### [DATA FOR THE TASK]

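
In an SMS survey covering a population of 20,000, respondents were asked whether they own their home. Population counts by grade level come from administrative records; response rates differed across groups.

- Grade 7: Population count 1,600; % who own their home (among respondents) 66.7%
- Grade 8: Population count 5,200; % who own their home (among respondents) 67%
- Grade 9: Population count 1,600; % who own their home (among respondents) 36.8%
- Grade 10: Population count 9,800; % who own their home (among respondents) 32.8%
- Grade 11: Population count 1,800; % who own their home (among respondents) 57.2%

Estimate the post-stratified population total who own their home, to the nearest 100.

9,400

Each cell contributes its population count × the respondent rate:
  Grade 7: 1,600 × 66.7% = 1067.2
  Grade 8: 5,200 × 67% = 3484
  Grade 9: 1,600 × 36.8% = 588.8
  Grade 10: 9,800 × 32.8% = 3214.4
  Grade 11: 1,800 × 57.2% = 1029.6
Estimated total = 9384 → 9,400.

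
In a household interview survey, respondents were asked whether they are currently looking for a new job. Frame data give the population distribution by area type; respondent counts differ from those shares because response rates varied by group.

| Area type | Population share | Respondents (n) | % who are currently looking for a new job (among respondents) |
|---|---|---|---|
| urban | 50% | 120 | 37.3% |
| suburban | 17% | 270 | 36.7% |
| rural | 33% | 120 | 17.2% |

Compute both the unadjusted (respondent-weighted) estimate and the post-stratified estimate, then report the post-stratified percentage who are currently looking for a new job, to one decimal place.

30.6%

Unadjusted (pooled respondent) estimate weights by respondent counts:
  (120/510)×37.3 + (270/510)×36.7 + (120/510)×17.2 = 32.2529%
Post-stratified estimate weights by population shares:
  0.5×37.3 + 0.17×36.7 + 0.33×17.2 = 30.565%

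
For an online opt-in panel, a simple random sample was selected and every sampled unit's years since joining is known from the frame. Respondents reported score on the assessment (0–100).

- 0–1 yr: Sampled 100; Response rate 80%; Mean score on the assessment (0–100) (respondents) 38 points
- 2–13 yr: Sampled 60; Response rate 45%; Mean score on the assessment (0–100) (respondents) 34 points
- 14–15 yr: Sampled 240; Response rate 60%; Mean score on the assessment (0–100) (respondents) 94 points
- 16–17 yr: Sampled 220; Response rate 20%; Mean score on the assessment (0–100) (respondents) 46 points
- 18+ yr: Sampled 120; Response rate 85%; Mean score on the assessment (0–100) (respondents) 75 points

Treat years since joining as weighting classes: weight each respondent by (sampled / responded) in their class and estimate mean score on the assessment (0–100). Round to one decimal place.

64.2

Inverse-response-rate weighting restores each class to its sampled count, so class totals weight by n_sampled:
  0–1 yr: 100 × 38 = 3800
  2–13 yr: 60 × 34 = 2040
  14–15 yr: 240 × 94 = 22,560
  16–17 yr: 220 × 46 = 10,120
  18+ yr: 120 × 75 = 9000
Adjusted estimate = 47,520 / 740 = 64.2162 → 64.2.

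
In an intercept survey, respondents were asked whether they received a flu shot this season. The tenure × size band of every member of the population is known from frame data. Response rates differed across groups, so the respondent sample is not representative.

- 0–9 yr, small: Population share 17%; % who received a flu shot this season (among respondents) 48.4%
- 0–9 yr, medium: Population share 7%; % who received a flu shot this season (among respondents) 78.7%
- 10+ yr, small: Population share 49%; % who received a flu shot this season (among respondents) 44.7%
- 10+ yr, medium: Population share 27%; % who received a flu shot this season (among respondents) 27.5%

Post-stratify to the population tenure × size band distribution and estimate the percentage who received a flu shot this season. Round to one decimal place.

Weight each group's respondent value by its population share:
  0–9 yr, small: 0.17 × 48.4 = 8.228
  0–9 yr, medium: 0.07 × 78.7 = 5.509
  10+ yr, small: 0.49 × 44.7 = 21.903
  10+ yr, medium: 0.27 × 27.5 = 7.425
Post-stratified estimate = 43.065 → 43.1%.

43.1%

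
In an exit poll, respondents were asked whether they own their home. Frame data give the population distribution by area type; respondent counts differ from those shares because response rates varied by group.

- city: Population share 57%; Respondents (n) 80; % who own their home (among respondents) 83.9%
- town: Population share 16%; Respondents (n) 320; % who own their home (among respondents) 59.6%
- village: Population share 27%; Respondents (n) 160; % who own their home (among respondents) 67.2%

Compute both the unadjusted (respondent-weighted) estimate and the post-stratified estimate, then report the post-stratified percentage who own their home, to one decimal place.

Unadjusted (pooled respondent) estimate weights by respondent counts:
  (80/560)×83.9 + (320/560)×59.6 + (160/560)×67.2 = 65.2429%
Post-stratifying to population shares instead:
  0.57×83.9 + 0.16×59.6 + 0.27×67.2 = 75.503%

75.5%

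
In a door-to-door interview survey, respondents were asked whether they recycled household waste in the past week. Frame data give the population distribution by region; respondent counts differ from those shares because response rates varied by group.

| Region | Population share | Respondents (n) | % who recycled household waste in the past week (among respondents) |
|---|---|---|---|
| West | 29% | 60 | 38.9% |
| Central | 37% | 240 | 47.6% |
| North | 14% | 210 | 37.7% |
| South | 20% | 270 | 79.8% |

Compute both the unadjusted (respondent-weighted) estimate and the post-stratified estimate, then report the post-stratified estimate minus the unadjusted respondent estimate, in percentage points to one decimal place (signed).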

* * *

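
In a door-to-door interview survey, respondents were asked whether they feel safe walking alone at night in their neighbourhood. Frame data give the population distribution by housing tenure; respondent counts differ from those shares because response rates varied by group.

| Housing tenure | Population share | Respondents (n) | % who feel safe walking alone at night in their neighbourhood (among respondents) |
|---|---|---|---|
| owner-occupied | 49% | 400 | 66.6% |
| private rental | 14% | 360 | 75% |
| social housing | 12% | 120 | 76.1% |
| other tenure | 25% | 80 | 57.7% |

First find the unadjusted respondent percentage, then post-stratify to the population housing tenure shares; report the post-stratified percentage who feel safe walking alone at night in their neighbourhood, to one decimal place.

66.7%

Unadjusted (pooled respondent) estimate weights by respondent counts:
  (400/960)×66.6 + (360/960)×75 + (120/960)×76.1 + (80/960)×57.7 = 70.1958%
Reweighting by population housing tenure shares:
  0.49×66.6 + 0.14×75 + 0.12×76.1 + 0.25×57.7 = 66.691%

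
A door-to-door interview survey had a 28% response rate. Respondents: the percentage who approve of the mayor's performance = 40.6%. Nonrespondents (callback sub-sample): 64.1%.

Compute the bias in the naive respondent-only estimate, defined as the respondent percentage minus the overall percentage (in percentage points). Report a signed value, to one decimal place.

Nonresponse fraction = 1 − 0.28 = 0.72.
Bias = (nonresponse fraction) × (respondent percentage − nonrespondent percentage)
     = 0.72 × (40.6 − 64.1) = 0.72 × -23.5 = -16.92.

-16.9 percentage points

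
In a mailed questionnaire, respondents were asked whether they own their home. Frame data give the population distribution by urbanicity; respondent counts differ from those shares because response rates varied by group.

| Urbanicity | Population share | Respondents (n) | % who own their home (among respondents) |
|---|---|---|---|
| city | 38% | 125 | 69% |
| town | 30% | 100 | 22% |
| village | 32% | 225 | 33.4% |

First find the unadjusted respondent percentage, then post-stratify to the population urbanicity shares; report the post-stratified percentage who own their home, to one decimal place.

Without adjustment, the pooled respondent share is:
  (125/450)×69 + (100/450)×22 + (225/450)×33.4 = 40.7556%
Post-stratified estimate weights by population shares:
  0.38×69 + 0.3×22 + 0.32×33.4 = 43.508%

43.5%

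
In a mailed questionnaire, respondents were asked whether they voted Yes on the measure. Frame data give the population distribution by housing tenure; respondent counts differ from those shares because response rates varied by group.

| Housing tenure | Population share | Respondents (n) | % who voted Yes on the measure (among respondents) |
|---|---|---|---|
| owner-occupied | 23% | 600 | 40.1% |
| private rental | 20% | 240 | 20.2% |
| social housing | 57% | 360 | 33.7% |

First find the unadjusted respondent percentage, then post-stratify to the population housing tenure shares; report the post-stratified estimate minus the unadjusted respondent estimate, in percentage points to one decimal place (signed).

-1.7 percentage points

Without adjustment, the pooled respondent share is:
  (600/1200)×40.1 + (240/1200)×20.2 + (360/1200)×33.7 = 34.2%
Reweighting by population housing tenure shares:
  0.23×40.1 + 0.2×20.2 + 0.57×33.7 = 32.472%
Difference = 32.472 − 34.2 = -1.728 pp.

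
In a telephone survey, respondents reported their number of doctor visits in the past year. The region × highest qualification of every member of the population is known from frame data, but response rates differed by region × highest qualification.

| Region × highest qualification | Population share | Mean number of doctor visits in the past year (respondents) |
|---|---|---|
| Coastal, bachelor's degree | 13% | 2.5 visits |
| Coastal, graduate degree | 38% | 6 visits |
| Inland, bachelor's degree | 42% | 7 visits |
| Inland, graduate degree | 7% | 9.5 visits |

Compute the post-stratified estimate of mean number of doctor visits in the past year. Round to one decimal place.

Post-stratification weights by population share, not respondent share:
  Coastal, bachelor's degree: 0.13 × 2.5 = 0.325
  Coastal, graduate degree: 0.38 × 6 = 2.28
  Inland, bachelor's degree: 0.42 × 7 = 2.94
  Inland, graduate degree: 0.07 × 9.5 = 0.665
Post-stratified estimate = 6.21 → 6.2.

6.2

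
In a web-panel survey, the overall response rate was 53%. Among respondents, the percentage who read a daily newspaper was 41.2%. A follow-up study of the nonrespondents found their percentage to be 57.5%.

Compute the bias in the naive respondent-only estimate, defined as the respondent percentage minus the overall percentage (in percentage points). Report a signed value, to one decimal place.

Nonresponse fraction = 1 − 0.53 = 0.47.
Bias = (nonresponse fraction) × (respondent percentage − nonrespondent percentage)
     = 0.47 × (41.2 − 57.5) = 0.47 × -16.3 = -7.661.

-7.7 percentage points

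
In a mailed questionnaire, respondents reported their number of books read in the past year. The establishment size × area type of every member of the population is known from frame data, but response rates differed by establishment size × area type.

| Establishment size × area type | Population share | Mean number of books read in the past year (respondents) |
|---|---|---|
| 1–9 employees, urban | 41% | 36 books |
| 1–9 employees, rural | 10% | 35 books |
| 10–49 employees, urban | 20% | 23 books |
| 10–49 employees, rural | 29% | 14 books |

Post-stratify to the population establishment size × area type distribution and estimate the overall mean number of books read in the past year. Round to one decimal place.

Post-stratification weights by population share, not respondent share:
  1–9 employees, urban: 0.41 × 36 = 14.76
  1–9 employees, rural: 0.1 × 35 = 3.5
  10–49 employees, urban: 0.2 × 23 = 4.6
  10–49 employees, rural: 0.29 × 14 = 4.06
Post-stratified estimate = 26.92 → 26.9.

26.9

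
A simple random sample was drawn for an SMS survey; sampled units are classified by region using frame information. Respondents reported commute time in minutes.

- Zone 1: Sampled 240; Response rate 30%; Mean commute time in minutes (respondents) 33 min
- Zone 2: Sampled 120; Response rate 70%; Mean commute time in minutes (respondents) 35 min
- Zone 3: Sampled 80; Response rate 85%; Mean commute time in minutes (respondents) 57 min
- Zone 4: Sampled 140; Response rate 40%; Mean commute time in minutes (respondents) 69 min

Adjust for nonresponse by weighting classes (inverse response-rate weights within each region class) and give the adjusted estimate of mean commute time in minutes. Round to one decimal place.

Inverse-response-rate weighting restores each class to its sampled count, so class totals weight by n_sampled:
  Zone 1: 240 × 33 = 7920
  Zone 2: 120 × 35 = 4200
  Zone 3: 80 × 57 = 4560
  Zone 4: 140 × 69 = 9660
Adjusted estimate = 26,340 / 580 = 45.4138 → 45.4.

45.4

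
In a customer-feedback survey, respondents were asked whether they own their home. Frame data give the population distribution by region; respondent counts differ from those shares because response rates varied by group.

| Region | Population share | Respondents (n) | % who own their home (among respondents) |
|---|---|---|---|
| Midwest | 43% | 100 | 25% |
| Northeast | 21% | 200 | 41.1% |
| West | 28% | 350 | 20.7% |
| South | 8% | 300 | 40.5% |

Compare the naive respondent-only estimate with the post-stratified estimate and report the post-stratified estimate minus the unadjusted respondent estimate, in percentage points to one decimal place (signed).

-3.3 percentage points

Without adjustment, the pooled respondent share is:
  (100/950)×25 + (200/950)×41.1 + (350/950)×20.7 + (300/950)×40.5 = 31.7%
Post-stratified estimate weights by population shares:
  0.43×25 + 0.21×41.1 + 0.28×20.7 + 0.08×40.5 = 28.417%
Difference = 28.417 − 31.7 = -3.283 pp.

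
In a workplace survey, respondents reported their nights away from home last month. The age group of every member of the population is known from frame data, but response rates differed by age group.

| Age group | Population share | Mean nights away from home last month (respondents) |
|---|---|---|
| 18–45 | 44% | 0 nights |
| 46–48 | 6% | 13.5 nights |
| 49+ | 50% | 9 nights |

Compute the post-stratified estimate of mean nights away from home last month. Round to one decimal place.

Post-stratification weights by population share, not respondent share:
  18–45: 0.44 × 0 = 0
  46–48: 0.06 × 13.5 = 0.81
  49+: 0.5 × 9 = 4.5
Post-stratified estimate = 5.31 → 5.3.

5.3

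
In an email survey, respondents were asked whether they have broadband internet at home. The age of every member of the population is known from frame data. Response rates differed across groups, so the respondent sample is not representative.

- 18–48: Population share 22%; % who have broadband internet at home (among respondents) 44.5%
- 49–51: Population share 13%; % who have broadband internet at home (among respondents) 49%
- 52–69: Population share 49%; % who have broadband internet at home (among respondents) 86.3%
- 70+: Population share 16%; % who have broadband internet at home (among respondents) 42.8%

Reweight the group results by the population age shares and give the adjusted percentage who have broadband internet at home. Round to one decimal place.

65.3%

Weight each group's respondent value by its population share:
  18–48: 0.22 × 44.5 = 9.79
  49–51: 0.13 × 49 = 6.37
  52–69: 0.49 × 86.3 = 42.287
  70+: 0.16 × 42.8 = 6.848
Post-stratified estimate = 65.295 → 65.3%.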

### [PROBLEM STATEMENT]
Of the lines above, extract only those from the line with "neighbourhood (among respondents) |" to the line with "A door-to-door interview survey had", both included, exactly as written.

### [TASK OUTPUT]
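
| Housing tenure | Population share | Respondents (n) | % who feel safe walking alone at night in their neighbourhood (among respondents) |
|---|---|---|---|
| owner-occupied | 49% | 400 | 66.6% |
| private rental | 14% | 360 | 75% |
| social housing | 12% | 120 | 76.1% |
| other tenure | 25% | 80 | 57.7% |

First find the unadjusted respondent percentage, then post-stratify to the population housing tenure shares; report the post-stratified percentage who feel safe walking alone at night in their neighbourhood, to one decimal place.

66.7%

Unadjusted (pooled respondent) estimate weights by respondent counts:
  (400/960)×66.6 + (360/960)×75 + (120/960)×76.1 + (80/960)×57.7 = 70.1958%
Reweighting by population housing tenure shares:
  0.49×66.6 + 0.14×75 + 0.12×76.1 + 0.25×57.7 = 66.691%

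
A door-to-door interview survey had a 28% response rate. Respondents: the percentage who approve of the mayor's performance = 40.6%. Nonrespondents (callback sub-sample): 64.1%.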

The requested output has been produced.